* The records:
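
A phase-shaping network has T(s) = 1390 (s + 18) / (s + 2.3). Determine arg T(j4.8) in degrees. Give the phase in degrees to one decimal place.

-49.5°

∠(j4.8 + 18) = arctan(4.8/18) = 14.93°
∠(j4.8 + 2.3) = arctan(4.8/2.3) = 64.40°
∠T(j4.8) = 14.93° − 64.40° = -49.47°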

* Exercise: Exact repetition of every entry in the data is required.

* Completed task:
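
A phase-shaping network has T(s) = 1390 (s + 18) / (s + 2.3). Determine arg T(j4.8) in degrees. Give the phase in degrees to one decimal place.

-49.5°

∠(j4.8 + 18) = arctan(4.8/18) = 14.93°
∠(j4.8 + 2.3) = arctan(4.8/2.3) = 64.40°
∠T(j4.8) = 14.93° − 64.40° = -49.47°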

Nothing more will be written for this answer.